[[ DATASET CONTENT, beginning ]]
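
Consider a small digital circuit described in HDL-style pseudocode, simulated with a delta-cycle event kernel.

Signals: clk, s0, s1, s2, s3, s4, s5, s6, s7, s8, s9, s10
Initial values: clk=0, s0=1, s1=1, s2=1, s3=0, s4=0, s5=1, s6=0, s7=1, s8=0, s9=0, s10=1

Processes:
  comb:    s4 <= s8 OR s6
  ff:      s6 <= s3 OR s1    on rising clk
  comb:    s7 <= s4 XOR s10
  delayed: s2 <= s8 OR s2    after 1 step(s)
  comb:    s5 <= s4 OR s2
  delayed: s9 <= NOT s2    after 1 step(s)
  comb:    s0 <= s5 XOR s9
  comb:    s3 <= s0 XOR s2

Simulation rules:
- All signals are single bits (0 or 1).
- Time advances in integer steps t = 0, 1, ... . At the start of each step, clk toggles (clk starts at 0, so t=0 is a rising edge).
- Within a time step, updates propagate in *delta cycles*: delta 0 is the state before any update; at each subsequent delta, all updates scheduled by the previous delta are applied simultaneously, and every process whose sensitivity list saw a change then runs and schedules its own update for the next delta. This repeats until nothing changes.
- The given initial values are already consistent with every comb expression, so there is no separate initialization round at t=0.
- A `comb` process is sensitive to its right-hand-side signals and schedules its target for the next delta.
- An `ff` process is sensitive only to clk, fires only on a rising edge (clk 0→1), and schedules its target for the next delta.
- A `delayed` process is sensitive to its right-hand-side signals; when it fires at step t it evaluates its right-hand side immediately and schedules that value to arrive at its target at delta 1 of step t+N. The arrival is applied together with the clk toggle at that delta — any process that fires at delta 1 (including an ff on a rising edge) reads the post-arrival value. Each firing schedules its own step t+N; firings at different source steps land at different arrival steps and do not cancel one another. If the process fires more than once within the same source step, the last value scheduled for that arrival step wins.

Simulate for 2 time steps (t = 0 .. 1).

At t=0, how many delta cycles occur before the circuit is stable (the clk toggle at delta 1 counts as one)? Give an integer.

t0.Δ0 s6=0 s3=0 s1=1 s4=0 s5=1 s7=1 s8=0 s9=0 s10=1 s2=1 clk=0 s0=1
t0.Δ1 s6=0 s3=0 s1=1 s4=0 s5=1 s7=1 s8=0 s9=0 s10=1 s2=1 clk=1 s0=1
t0.Δ2 s6=1 s3=0 s1=1 s4=0 s5=1 s7=1 s8=0 s9=0 s10=1 s2=1 clk=1 s0=1
t0.Δ3 s6=1 s3=0 s1=1 s4=1 s5=1 s7=1 s8=0 s9=0 s10=1 s2=1 clk=1 s0=1
t0.Δ4 s6=1 s3=0 s1=1 s4=1 s5=1 s7=0 s8=0 s9=0 s10=1 s2=1 clk=1 s0=1
t1.Δ0 s6=1 s3=0 s1=1 s4=1 s5=1 s7=0 s8=0 s9=0 s10=1 s2=1 clk=1 s0=1
t1.Δ1 s6=1 s3=0 s1=1 s4=1 s5=1 s7=0 s8=0 s9=0 s10=1 s2=1 clk=0 s0=1

4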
[[ DATASET CONTENT, end ]]
Among the entries, how many lines contain the word "values"? Give the number alone.

OUTPUT FOR THIS TASK: 2